- _SUPPLIED MATERIAL_
************

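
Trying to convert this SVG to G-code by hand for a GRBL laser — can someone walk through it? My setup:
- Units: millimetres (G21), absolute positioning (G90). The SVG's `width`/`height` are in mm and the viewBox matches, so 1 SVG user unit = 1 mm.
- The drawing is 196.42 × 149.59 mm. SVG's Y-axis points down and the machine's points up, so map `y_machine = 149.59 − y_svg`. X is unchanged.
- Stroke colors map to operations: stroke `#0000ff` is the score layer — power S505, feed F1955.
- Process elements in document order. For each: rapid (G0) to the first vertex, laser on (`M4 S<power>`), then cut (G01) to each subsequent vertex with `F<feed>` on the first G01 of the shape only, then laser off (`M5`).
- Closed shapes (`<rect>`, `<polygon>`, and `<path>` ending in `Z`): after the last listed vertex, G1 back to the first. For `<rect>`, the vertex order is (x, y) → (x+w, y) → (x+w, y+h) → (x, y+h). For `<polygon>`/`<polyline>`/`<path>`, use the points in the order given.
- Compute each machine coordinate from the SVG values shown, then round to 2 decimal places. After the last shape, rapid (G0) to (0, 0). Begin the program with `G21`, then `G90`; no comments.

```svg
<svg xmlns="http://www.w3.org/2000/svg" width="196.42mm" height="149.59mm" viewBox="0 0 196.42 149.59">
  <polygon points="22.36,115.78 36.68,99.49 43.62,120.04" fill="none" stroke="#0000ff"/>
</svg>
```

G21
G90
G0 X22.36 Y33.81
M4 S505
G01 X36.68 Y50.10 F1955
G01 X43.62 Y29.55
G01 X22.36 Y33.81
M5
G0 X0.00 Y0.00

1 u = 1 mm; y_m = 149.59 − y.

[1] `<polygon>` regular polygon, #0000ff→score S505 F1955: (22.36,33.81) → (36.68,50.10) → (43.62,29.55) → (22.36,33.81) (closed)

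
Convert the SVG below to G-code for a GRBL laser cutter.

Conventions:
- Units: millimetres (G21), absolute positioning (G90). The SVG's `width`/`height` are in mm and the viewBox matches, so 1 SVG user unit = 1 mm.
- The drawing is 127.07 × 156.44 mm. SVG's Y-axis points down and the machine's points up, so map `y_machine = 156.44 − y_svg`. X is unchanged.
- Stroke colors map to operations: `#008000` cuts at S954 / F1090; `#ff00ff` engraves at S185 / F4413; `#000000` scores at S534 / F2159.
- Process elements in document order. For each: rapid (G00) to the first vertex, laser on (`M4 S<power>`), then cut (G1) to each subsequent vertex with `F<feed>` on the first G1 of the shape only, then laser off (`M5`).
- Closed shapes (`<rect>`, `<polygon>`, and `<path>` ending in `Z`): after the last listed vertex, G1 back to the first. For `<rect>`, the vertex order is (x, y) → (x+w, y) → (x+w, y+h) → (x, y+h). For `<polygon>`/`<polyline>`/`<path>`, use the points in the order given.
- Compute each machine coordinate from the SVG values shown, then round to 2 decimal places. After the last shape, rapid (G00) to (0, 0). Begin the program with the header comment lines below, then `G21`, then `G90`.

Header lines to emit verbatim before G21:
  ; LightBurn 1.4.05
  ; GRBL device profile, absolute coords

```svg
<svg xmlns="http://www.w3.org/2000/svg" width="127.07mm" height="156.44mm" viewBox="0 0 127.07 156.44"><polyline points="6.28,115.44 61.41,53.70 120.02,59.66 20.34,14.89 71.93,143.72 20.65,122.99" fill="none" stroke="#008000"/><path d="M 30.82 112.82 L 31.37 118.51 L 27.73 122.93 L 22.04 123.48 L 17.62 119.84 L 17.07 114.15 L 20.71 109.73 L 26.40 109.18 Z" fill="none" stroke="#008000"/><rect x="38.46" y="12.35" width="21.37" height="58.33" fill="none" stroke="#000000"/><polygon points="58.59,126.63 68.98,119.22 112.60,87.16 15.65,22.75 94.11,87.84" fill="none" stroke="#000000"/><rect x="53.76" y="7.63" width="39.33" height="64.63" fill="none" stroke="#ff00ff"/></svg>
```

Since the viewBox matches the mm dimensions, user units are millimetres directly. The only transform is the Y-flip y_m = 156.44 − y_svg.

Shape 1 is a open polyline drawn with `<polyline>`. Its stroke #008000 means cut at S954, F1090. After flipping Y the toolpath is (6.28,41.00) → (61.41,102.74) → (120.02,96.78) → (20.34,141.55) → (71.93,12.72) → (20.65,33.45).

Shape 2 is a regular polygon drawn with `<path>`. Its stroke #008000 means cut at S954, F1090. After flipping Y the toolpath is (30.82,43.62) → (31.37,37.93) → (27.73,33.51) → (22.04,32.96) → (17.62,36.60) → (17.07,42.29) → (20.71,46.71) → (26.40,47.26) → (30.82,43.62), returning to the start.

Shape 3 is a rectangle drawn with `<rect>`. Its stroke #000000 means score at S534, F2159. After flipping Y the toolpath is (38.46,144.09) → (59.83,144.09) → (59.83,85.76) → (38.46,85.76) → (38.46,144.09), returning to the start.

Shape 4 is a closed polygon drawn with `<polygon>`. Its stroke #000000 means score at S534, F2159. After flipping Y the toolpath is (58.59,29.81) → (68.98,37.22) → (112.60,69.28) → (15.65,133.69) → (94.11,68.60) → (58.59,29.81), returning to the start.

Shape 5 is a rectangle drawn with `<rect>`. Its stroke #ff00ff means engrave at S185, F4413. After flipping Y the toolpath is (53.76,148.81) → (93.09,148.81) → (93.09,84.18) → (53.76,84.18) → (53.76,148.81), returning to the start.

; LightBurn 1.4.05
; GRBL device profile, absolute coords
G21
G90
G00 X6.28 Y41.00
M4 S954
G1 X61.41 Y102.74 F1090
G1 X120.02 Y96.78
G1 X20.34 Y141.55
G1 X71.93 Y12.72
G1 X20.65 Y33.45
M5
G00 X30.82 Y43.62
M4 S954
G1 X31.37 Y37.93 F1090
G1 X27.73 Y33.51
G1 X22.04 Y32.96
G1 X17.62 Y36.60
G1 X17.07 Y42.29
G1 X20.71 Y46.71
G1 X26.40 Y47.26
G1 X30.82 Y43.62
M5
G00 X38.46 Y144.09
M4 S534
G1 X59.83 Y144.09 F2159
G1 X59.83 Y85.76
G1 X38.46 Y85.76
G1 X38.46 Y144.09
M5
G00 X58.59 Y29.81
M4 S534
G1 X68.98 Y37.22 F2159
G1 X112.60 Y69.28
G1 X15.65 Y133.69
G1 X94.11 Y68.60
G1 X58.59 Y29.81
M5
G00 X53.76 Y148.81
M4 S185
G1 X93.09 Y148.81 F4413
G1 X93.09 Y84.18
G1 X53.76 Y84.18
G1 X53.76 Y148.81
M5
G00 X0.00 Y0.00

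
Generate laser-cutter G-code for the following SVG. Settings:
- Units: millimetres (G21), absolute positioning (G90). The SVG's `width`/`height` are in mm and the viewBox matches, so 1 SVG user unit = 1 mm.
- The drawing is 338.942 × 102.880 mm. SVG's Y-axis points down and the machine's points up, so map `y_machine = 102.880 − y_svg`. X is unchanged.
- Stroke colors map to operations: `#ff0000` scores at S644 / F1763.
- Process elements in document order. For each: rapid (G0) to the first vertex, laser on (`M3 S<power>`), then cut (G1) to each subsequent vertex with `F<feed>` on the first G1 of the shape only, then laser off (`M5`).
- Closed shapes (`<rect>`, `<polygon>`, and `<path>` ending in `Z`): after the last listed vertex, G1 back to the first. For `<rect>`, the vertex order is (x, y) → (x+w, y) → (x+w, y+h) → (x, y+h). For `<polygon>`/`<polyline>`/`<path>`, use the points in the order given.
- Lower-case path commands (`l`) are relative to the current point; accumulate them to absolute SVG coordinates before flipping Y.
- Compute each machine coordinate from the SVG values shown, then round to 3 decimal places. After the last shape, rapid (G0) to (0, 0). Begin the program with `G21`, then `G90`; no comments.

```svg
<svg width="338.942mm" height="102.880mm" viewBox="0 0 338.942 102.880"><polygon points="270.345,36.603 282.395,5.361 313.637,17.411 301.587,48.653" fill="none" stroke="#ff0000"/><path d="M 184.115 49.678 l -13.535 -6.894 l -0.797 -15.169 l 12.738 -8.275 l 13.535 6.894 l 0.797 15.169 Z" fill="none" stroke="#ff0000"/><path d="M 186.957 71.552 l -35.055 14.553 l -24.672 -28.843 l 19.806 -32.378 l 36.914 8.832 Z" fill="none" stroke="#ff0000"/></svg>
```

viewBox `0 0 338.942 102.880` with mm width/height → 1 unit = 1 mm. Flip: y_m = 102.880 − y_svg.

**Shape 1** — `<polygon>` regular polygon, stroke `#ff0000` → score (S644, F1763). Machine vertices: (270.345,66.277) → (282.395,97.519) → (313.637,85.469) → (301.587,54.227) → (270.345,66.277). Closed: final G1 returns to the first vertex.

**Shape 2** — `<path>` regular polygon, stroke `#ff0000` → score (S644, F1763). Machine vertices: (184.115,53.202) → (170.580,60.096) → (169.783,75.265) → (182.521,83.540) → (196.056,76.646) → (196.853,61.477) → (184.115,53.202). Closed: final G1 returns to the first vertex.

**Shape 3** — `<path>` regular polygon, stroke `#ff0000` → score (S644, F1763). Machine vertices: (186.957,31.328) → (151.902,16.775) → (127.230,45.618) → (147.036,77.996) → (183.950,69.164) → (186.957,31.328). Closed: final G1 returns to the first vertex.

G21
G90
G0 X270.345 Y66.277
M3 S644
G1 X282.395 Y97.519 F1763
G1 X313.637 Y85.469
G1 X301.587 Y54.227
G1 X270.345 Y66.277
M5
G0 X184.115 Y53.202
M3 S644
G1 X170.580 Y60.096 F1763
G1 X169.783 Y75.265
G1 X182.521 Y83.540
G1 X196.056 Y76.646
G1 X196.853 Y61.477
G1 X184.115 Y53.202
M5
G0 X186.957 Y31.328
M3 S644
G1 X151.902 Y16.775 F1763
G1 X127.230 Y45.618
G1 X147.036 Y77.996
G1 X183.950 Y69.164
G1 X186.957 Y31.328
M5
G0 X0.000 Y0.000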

************

- _WORK REQUEST_
Start at the first line of the entries above. Set down each line exactly through the one with "S534 / F2159.", and stop there.

- _EXERCISE RESULT_
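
Trying to convert this SVG to G-code by hand for a GRBL laser — can someone walk through it? My setup:
- Units: millimetres (G21), absolute positioning (G90). The SVG's `width`/`height` are in mm and the viewBox matches, so 1 SVG user unit = 1 mm.
- The drawing is 196.42 × 149.59 mm. SVG's Y-axis points down and the machine's points up, so map `y_machine = 149.59 − y_svg`. X is unchanged.
- Stroke colors map to operations: stroke `#0000ff` is the score layer — power S505, feed F1955.
- Process elements in document order. For each: rapid (G0) to the first vertex, laser on (`M4 S<power>`), then cut (G01) to each subsequent vertex with `F<feed>` on the first G01 of the shape only, then laser off (`M5`).
- Closed shapes (`<rect>`, `<polygon>`, and `<path>` ending in `Z`): after the last listed vertex, G1 back to the first. For `<rect>`, the vertex order is (x, y) → (x+w, y) → (x+w, y+h) → (x, y+h). For `<polygon>`/`<polyline>`/`<path>`, use the points in the order given.
- Compute each machine coordinate from the SVG values shown, then round to 2 decimal places. After the last shape, rapid (G0) to (0, 0). Begin the program with `G21`, then `G90`; no comments.

```svg
<svg xmlns="http://www.w3.org/2000/svg" width="196.42mm" height="149.59mm" viewBox="0 0 196.42 149.59">
  <polygon points="22.36,115.78 36.68,99.49 43.62,120.04" fill="none" stroke="#0000ff"/>
</svg>
```

G21
G90
G0 X22.36 Y33.81
M4 S505
G01 X36.68 Y50.10 F1955
G01 X43.62 Y29.55
G01 X22.36 Y33.81
M5
G0 X0.00 Y0.00

1 u = 1 mm; y_m = 149.59 − y.

[1] `<polygon>` regular polygon, #0000ff→score S505 F1955: (22.36,33.81) → (36.68,50.10) → (43.62,29.55) → (22.36,33.81) (closed)

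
Convert the SVG below to G-code for a GRBL laser cutter.

Conventions:
- Units: millimetres (G21), absolute positioning (G90). The SVG's `width`/`height` are in mm and the viewBox matches, so 1 SVG user unit = 1 mm.
- The drawing is 127.07 × 156.44 mm. SVG's Y-axis points down and the machine's points up, so map `y_machine = 156.44 − y_svg`. X is unchanged.
- Stroke colors map to operations: `#008000` cuts at S954 / F1090; `#ff00ff` engraves at S185 / F4413; `#000000` scores at S534 / F2159.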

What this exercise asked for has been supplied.